* [The problem]
Your answer must consist of exactly the lines below, starting with the line with "D) 95% of sample" and going on through the line with "A sample of n = 13 has", and nothing else.

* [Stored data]
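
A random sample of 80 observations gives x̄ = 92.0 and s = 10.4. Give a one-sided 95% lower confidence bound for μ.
μ ≥ 90.07

Lower bound (one-sided):
t* = 1.664 (one-sided for 95%)
Lower bound = x̄ - t* · s/√n = 92.0 - 1.664 · 10.4/√80 = 90.07

We are 95% confident that μ ≥ 90.07.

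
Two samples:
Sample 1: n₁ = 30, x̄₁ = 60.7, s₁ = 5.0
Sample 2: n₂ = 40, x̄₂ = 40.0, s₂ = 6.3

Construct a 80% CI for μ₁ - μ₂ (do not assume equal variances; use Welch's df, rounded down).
(18.95, 22.45)

Difference: x̄₁ - x̄₂ = 20.70
SE = √(s₁²/n₁ + s₂²/n₂) = √(5.0²/30 + 6.3²/40) = 1.3511
df = 67.75 → 67 (Welch–Satterthwaite, rounded down)
t* = 1.294

CI: 20.70 ± 1.294 · 1.3511 = 20.70 ± 1.75 = (18.95, 22.45)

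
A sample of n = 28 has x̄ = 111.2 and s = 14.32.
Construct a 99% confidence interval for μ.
(103.70, 118.70)

t-interval (σ unknown):
df = n - 1 = 27
t* = 2.771 for 99% confidence

Margin of error = t* · s/√n = 2.771 · 14.32/√28 = 7.50

CI: (103.70, 118.70)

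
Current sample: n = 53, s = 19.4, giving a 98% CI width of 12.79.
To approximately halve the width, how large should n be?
n ≈ 212

CI width ∝ 1/√n
To reduce width by factor 2, need √n to grow by 2 → need 2² = 4 times as many samples.

Current: n = 53, width = 12.79
New: n = 212, width ≈ 6.25

Width reduced by factor of 12.79/6.25 = 2.05.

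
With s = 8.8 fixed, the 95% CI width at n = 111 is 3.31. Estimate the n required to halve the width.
n ≈ 444

CI width ∝ 1/√n
To reduce width by factor 2, need √n to grow by 2 → need 2² = 4 times as many samples.

Current: n = 111, width = 3.31
New: n = 444, width ≈ 1.64

Width reduced by factor of 3.31/1.64 = 2.02.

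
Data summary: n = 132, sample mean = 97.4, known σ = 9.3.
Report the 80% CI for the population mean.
(96.36, 98.44)

z-interval (σ known):
z* = 1.282 for 80% confidence

Margin of error = z* · σ/√n = 1.282 · 9.3/√132 = 1.04

CI: (97.4 - 1.04, 97.4 + 1.04) = (96.36, 98.44)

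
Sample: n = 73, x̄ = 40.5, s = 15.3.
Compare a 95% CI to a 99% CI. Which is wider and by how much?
99% CI is wider by 2.34

df = 72
95% CI: t* = 1.993, (36.93, 44.07), width = 2 · t* · s/√n = 7.14
99% CI: t* = 2.646, (35.76, 45.24), width = 2 · t* · s/√n = 9.48

The 99% CI is wider by 9.48 - 7.14 = 2.34.
Higher confidence requires a wider interval.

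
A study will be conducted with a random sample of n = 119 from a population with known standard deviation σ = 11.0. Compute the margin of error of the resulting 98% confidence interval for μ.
Margin of error = 2.35

Margin of error = z* · σ/√n
= 2.326 · 11.0/√119
= 2.326 · 11.0/10.9087
= 2.35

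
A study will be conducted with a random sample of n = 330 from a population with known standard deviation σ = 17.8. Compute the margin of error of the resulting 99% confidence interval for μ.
Margin of error = 2.52

Margin of error = z* · σ/√n
= 2.576 · 17.8/√330
= 2.576 · 17.8/18.1659
= 2.52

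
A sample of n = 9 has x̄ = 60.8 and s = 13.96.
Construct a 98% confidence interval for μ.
(47.32, 74.28)

t-interval (σ unknown):
df = n - 1 = 8
t* = 2.896 for 98% confidence

Margin of error = t* · s/√n = 2.896 · 13.96/√9 = 13.48

CI: (47.32, 74.28)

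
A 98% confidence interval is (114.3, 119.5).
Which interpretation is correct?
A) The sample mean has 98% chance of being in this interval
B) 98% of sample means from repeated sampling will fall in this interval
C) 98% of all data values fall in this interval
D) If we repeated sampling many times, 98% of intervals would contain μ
D

A) Wrong — x̄ is observed and sits in the interval by construction.
B) Wrong — coverage applies to intervals containing μ, not to future x̄ values.
C) Wrong — a CI is about the parameter μ, not individual data values.
D) Correct — this is the frequentist long-run coverage interpretation.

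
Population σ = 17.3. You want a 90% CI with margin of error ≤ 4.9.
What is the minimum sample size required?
n ≥ 34

For margin E ≤ 4.9:
n ≥ (z* · σ / E)²
n ≥ (1.645 · 17.3 / 4.9)²
n ≥ 33.73

Minimum n = 34 (rounding up)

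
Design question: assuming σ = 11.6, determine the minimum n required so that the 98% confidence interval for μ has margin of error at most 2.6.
n ≥ 108

For margin E ≤ 2.6:
n ≥ (z* · σ / E)²
n ≥ (2.326 · 11.6 / 2.6)²
n ≥ 107.69

Minimum n = 108 (rounding up)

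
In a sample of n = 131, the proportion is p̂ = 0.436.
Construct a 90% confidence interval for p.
(0.365, 0.507)

Proportion CI:
SE = √(p̂(1-p̂)/n) = √(0.436 · 0.564 / 131) = 0.04333

z* = 1.645
Margin = z* · SE = 1.645 · 0.04333 = 0.0713

CI: 0.436 ± 0.0713 = (0.365, 0.507)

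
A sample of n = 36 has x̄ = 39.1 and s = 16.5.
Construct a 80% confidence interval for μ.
(35.51, 42.69)

t-interval (σ unknown):
df = n - 1 = 35
t* = 1.306 for 80% confidence

Margin of error = t* · s/√n = 1.306 · 16.5/√36 = 3.59

CI: (35.51, 42.69)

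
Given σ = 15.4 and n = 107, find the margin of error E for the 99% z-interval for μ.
Margin of error = 3.84

Margin of error = z* · σ/√n
= 2.576 · 15.4/√107
= 2.576 · 15.4/10.3441
= 3.84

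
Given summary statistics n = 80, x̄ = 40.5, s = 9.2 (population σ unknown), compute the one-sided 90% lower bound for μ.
μ ≥ 39.17

Lower bound (one-sided):
t* = 1.292 (one-sided for 90%)
Lower bound = x̄ - t* · s/√n = 40.5 - 1.292 · 9.2/√80 = 39.17

We are 90% confident that μ ≥ 39.17.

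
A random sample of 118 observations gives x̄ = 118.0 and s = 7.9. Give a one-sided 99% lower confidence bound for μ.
μ ≥ 116.28

Lower bound (one-sided):
t* = 2.359 (one-sided for 99%)
Lower bound = x̄ - t* · s/√n = 118.0 - 2.359 · 7.9/√118 = 116.28

We are 99% confident that μ ≥ 116.28.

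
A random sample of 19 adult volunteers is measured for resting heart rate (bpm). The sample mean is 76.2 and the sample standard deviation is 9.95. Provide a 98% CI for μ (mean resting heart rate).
(70.37, 82.03)

t-interval (σ unknown):
df = n - 1 = 18
t* = 2.552 for 98% confidence

Margin of error = t* · s/√n = 2.552 · 9.95/√19 = 5.83

CI: (70.37, 82.03)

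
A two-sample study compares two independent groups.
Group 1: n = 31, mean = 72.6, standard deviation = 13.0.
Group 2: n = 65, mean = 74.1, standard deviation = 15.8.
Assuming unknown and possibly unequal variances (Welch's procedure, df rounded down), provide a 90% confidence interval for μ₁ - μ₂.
(-6.58, 3.58)

Difference: x̄₁ - x̄₂ = -1.50
SE = √(s₁²/n₁ + s₂²/n₂) = √(13.0²/31 + 15.8²/65) = 3.0483
df = 70.71 → 70 (Welch–Satterthwaite, rounded down)
t* = 1.667

CI: -1.50 ± 1.667 · 3.0483 = -1.50 ± 5.08 = (-6.58, 3.58)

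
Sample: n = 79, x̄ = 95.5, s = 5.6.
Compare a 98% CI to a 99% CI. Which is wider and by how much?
99% CI is wider by 0.34

df = 78
98% CI: t* = 2.375, (94.00, 97.00), width = 2 · t* · s/√n = 2.99
99% CI: t* = 2.640, (93.84, 97.16), width = 2 · t* · s/√n = 3.33

The 99% CI is wider by 3.33 - 2.99 = 0.34.
Higher confidence requires a wider interval.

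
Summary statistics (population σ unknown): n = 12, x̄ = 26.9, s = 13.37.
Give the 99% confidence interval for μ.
(14.91, 38.89)

t-interval (σ unknown):
df = n - 1 = 11
t* = 3.106 for 99% confidence

Margin of error = t* · s/√n = 3.106 · 13.37/√12 = 11.99

CI: (14.91, 38.89)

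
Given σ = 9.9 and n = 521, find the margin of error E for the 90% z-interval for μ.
Margin of error = 0.71

Margin of error = z* · σ/√n
= 1.645 · 9.9/√521
= 1.645 · 9.9/22.8254
= 0.71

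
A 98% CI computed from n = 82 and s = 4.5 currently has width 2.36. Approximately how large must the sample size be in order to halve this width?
n ≈ 328

CI width ∝ 1/√n
To reduce width by factor 2, need √n to grow by 2 → need 2² = 4 times as many samples.

Current: n = 82, width = 2.36
New: n = 328, width ≈ 1.16

Width reduced by factor of 2.36/1.16 = 2.03.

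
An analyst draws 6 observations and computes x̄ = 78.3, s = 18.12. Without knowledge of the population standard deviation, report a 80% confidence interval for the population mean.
(67.38, 89.22)

t-interval (σ unknown):
df = n - 1 = 5
t* = 1.476 for 80% confidence

Margin of error = t* · s/√n = 1.476 · 18.12/√6 = 10.92

CI: (67.38, 89.22)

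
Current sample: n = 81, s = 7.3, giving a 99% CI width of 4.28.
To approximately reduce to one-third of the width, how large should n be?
n ≈ 729

CI width ∝ 1/√n
To reduce width by factor 3, need √n to grow by 3 → need 3² = 9 times as many samples.

Current: n = 81, width = 4.28
New: n = 729, width ≈ 1.40

Width reduced by factor of 4.28/1.40 = 3.06.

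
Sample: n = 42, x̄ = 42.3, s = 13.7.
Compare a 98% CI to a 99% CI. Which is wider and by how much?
99% CI is wider by 1.18

df = 41
98% CI: t* = 2.421, (37.18, 47.42), width = 2 · t* · s/√n = 10.24
99% CI: t* = 2.701, (36.59, 48.01), width = 2 · t* · s/√n = 11.42

The 99% CI is wider by 11.42 - 10.24 = 1.18.
Higher confidence requires a wider interval.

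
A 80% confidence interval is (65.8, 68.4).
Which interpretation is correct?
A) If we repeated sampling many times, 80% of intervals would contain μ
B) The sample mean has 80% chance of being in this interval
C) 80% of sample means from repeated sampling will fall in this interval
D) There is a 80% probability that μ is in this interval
A

A) Correct — this is the frequentist long-run coverage interpretation.
B) Wrong — x̄ is observed and sits in the interval by construction.
C) Wrong — coverage applies to intervals containing μ, not to future x̄ values.
D) Wrong — μ is fixed; the randomness lives in the interval, not in μ.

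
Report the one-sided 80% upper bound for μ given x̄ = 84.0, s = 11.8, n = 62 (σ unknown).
μ ≤ 85.27

Upper bound (one-sided):
t* = 0.848 (one-sided for 80%)
Upper bound = x̄ + t* · s/√n = 84.0 + 0.848 · 11.8/√62 = 85.27

We are 80% confident that μ ≤ 85.27.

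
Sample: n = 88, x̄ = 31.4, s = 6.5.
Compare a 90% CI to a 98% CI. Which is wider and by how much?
98% CI is wider by 0.98

df = 87
90% CI: t* = 1.663, (30.25, 32.55), width = 2 · t* · s/√n = 2.30
98% CI: t* = 2.370, (29.76, 33.04), width = 2 · t* · s/√n = 3.28

The 98% CI is wider by 3.28 - 2.30 = 0.98.
Higher confidence requires a wider interval.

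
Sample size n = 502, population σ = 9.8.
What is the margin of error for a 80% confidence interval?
Margin of error = 0.56

Margin of error = z* · σ/√n
= 1.282 · 9.8/√502
= 1.282 · 9.8/22.4054
= 0.56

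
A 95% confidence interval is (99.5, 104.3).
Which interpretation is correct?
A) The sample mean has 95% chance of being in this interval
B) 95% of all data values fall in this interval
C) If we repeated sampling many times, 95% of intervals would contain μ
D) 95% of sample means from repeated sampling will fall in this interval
C

A) Wrong — x̄ is observed and sits in the interval by construction.
B) Wrong — a CI is about the parameter μ, not individual data values.
C) Correct — this is the frequentist long-run coverage interpretation.
D) Wrong — coverage applies to intervals containing μ, not to future x̄ values.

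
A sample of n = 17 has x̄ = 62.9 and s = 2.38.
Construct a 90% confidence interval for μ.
(61.89, 63.91)

t-interval (σ unknown):
df = n - 1 = 16
t* = 1.746 for 90% confidence

Margin of error = t* · s/√n = 1.746 · 2.38/√17 = 1.01

CI: (61.89, 63.91)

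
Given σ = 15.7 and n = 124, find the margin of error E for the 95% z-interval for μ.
Margin of error = 2.76

Margin of error = z* · σ/√n
= 1.960 · 15.7/√124
= 1.960 · 15.7/11.1355
= 2.76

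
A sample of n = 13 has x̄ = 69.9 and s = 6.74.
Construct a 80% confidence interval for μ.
(67.37, 72.43)

t-interval (σ unknown):
df = n - 1 = 12
t* = 1.356 for 80% confidence

Margin of error = t* · s/√n = 1.356 · 6.74/√13 = 2.53

CI: (67.37, 72.43)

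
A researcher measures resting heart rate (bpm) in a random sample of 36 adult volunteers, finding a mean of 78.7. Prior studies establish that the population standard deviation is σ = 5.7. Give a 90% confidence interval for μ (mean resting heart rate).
(77.14, 80.26)

z-interval (σ known):
z* = 1.645 for 90% confidence

Margin of error = z* · σ/√n = 1.645 · 5.7/√36 = 1.56

CI: (78.7 - 1.56, 78.7 + 1.56) = (77.14, 80.26)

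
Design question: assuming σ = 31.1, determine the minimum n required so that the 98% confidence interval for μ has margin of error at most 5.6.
n ≥ 167

For margin E ≤ 5.6:
n ≥ (z* · σ / E)²
n ≥ (2.326 · 31.1 / 5.6)²
n ≥ 166.86

Minimum n = 167 (rounding up)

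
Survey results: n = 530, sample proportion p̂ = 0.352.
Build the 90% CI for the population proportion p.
(0.318, 0.386)

Proportion CI:
SE = √(p̂(1-p̂)/n) = √(0.352 · 0.648 / 530) = 0.02075

z* = 1.645
Margin = z* · SE = 1.645 · 0.02075 = 0.0341

CI: 0.352 ± 0.0341 = (0.318, 0.386)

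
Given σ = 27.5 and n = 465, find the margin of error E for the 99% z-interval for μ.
Margin of error = 3.29

Margin of error = z* · σ/√n
= 2.576 · 27.5/√465
= 2.576 · 27.5/21.5639
= 3.29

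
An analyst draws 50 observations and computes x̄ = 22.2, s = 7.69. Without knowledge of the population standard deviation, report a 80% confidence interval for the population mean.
(20.79, 23.61)

t-interval (σ unknown):
df = n - 1 = 49
t* = 1.299 for 80% confidence

Margin of error = t* · s/√n = 1.299 · 7.69/√50 = 1.41

CI: (20.79, 23.61)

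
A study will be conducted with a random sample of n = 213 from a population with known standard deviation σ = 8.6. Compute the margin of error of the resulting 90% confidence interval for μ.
Margin of error = 0.97

Margin of error = z* · σ/√n
= 1.645 · 8.6/√213
= 1.645 · 8.6/14.5945
= 0.97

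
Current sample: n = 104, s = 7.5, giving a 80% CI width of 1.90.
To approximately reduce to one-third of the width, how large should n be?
n ≈ 936

CI width ∝ 1/√n
To reduce width by factor 3, need √n to grow by 3 → need 3² = 9 times as many samples.

Current: n = 104, width = 1.90
New: n = 936, width ≈ 0.63

Width reduced by factor of 1.90/0.63 = 3.02.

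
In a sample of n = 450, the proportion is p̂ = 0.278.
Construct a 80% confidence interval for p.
(0.251, 0.305)

Proportion CI:
SE = √(p̂(1-p̂)/n) = √(0.278 · 0.722 / 450) = 0.02112

z* = 1.282
Margin = z* · SE = 1.282 · 0.02112 = 0.0271

CI: 0.278 ± 0.0271 = (0.251, 0.305)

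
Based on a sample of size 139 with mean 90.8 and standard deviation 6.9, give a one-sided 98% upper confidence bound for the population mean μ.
μ ≤ 92.01

Upper bound (one-sided):
t* = 2.073 (one-sided for 98%)
Upper bound = x̄ + t* · s/√n = 90.8 + 2.073 · 6.9/√139 = 92.01

We are 98% confident that μ ≤ 92.01.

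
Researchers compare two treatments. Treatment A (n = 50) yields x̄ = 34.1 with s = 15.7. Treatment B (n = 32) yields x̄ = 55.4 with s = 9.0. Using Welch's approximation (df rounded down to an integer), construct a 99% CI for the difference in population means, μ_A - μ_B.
(-28.51, -14.09)

Difference: x̄₁ - x̄₂ = -21.30
SE = √(s₁²/n₁ + s₂²/n₂) = √(15.7²/50 + 9.0²/32) = 2.7315
df = 79.22 → 79 (Welch–Satterthwaite, rounded down)
t* = 2.640

CI: -21.30 ± 2.640 · 2.7315 = -21.30 ± 7.21 = (-28.51, -14.09)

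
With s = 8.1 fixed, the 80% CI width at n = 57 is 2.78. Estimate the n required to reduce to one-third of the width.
n ≈ 513

CI width ∝ 1/√n
To reduce width by factor 3, need √n to grow by 3 → need 3² = 9 times as many samples.

Current: n = 57, width = 2.78
New: n = 513, width ≈ 0.92

Width reduced by factor of 2.78/0.92 = 3.02.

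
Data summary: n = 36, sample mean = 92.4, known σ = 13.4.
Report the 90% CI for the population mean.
(88.73, 96.07)

z-interval (σ known):
z* = 1.645 for 90% confidence

Margin of error = z* · σ/√n = 1.645 · 13.4/√36 = 3.67

CI: (92.4 - 3.67, 92.4 + 3.67) = (88.73, 96.07)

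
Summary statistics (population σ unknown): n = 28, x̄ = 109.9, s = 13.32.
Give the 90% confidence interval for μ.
(105.61, 114.19)

t-interval (σ unknown):
df = n - 1 = 27
t* = 1.703 for 90% confidence

Margin of error = t* · s/√n = 1.703 · 13.32/√28 = 4.29

CI: (105.61, 114.19)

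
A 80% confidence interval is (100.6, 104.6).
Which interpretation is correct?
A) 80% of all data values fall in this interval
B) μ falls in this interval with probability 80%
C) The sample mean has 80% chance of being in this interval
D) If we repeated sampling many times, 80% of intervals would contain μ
D

A) Wrong — a CI is about the parameter μ, not individual data values.
B) Wrong — μ is fixed; the randomness lives in the interval, not in μ.
C) Wrong — x̄ is observed and sits in the interval by construction.
D) Correct — this is the frequentist long-run coverage interpretation.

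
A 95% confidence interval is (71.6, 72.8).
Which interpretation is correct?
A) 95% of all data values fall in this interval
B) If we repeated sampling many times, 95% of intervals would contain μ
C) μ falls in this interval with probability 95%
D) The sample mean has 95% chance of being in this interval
B

A) Wrong — a CI is about the parameter μ, not individual data values.
B) Correct — this is the frequentist long-run coverage interpretation.
C) Wrong — μ is fixed; the randomness lives in the interval, not in μ.
D) Wrong — x̄ is observed and sits in the interval by construction.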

* [Result below]
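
D) 95% of sample means from repeated sampling will fall in this interval
C

A) Wrong — x̄ is observed and sits in the interval by construction.
B) Wrong — a CI is about the parameter μ, not individual data values.
C) Correct — this is the frequentist long-run coverage interpretation.
D) Wrong — coverage applies to intervals containing μ, not to future x̄ values.

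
A sample of n = 17 has x̄ = 62.9 and s = 2.38.
Construct a 90% confidence interval for μ.
(61.89, 63.91)

t-interval (σ unknown):
df = n - 1 = 16
t* = 1.746 for 90% confidence

Margin of error = t* · s/√n = 1.746 · 2.38/√17 = 1.01

CI: (61.89, 63.91)

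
Given σ = 15.7 and n = 124, find the margin of error E for the 95% z-interval for μ.
Margin of error = 2.76

Margin of error = z* · σ/√n
= 1.960 · 15.7/√124
= 1.960 · 15.7/11.1355
= 2.76

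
A sample of n = 13 has x̄ = 69.9 and s = 6.74.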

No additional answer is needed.